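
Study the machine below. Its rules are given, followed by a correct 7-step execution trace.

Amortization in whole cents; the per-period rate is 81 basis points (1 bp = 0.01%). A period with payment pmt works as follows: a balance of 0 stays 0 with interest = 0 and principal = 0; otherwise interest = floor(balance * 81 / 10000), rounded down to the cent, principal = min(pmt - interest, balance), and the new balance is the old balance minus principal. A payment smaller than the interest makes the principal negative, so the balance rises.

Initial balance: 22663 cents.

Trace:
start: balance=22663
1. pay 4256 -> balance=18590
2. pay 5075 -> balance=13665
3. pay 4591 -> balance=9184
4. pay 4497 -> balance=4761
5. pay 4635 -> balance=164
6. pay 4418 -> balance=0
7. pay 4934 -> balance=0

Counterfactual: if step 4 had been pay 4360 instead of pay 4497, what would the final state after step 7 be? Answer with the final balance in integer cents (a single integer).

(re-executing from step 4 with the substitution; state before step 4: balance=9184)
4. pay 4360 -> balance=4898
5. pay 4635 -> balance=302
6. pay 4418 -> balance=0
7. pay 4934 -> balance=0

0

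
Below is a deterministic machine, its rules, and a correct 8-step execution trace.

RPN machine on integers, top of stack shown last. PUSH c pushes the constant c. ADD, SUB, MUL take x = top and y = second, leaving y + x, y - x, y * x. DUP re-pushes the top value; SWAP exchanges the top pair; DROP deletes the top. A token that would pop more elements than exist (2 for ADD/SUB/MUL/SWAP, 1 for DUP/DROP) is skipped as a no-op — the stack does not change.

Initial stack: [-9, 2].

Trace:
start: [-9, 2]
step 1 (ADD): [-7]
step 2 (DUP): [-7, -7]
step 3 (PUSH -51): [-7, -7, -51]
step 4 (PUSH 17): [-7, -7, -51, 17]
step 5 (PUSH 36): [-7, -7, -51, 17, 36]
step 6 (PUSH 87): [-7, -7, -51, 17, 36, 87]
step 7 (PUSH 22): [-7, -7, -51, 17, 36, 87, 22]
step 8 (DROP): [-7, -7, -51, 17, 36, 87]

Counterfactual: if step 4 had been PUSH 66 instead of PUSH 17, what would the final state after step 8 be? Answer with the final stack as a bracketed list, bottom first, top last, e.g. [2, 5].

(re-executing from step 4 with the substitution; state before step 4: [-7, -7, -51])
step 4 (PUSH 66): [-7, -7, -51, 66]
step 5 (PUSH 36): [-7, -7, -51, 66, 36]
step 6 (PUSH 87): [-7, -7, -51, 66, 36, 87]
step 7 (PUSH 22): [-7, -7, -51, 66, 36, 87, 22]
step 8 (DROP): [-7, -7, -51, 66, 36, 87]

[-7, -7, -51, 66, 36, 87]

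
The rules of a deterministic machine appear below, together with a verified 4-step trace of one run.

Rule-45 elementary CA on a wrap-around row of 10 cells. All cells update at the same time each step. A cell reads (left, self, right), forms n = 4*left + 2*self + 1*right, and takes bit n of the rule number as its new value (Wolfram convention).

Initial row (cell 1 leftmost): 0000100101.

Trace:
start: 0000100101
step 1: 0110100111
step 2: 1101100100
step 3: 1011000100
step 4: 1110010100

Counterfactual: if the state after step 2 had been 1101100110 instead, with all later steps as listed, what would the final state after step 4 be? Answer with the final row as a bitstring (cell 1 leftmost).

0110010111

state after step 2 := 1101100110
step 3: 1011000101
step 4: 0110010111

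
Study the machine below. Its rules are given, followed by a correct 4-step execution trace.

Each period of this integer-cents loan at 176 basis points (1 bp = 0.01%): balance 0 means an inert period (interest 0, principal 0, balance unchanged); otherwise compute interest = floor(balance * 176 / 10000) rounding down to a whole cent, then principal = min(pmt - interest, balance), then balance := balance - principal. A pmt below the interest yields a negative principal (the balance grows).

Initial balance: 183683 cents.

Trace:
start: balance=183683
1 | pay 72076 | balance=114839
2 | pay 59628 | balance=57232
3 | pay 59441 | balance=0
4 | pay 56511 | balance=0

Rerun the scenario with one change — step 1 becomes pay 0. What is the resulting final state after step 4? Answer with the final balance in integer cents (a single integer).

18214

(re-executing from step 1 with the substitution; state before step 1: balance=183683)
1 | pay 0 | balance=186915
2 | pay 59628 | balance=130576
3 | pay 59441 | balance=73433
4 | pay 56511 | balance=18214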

# # # #

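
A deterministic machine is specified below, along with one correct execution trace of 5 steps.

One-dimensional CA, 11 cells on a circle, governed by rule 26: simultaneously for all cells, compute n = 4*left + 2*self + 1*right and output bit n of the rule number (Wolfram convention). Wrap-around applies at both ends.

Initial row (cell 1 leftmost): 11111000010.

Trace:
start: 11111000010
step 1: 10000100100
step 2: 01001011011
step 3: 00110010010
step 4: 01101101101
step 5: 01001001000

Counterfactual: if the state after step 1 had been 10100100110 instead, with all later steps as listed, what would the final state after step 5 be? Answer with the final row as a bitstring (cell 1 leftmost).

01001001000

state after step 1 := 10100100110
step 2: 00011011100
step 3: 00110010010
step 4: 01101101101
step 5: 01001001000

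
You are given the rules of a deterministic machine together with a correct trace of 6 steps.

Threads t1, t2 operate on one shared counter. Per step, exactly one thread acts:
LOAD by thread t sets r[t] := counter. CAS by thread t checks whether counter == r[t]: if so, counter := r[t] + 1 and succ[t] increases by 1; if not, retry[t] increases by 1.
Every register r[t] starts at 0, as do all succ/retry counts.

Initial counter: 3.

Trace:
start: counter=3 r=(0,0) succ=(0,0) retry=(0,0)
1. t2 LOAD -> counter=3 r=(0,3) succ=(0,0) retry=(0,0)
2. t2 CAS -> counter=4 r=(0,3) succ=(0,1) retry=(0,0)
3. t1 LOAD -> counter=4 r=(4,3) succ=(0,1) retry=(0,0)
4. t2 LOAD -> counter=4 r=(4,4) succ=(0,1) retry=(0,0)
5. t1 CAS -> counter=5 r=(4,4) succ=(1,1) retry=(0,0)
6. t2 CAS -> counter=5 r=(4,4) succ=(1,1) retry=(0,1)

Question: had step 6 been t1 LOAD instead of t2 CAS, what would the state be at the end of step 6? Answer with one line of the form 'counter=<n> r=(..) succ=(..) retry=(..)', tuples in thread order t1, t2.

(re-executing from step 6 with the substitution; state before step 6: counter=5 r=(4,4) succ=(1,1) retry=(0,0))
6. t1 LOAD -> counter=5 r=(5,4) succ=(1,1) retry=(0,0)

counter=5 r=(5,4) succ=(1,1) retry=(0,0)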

# # # #

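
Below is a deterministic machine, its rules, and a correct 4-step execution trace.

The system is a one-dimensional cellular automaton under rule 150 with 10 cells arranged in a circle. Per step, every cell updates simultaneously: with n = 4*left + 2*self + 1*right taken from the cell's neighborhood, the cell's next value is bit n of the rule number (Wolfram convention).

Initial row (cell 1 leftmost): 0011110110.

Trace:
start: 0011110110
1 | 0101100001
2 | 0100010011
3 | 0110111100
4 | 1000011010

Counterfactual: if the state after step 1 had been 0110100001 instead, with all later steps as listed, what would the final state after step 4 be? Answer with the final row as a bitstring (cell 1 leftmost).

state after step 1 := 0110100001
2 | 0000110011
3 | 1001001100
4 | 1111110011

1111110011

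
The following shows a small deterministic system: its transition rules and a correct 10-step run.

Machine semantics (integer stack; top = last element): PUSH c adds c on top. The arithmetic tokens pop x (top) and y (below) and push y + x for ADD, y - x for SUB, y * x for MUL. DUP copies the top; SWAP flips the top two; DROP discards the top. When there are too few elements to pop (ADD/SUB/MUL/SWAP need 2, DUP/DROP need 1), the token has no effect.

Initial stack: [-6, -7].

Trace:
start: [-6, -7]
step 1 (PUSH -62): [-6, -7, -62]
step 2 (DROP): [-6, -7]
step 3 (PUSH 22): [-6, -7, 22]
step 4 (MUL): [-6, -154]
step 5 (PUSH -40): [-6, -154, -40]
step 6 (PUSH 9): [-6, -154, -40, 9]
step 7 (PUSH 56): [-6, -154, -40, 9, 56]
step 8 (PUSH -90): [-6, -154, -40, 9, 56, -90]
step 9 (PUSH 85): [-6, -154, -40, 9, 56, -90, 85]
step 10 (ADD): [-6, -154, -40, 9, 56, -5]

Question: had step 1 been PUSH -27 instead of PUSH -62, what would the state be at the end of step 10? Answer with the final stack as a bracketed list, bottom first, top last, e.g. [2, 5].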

# # # #

Task goal>
Please, from the material above, copy only the lines from the line with "step 5 (PUSH 36): [-7, -7, -51, 17, 36]" up to and including the line with "The rules of a deterministic machine appear", exactly as written.

Solution to the exercise>
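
step 5 (PUSH 36): [-7, -7, -51, 17, 36]
step 6 (PUSH 87): [-7, -7, -51, 17, 36, 87]
step 7 (PUSH 22): [-7, -7, -51, 17, 36, 87, 22]
step 8 (DROP): [-7, -7, -51, 17, 36, 87]

Counterfactual: if step 4 had been PUSH 66 instead of PUSH 17, what would the final state after step 8 be? Answer with the final stack as a bracketed list, bottom first, top last, e.g. [2, 5].

(re-executing from step 4 with the substitution; state before step 4: [-7, -7, -51])
step 4 (PUSH 66): [-7, -7, -51, 66]
step 5 (PUSH 36): [-7, -7, -51, 66, 36]
step 6 (PUSH 87): [-7, -7, -51, 66, 36, 87]
step 7 (PUSH 22): [-7, -7, -51, 66, 36, 87, 22]
step 8 (DROP): [-7, -7, -51, 66, 36, 87]

[-7, -7, -51, 66, 36, 87]

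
The rules of a deterministic machine appear below, together with a verified 4-step trace of one run.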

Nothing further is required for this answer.